**** DATASET ENTRIES ****
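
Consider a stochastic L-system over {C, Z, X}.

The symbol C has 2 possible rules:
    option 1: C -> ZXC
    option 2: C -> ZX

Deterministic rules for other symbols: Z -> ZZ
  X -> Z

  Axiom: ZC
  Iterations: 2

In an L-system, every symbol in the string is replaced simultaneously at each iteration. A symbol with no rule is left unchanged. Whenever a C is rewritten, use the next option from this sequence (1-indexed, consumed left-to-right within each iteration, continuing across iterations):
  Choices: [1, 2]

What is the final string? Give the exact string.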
****
_REQUIRED WORK_.
A single number, please: the count of lines above that contain the string "system".

_RESPONSE TO THIS EXERCISE_.
2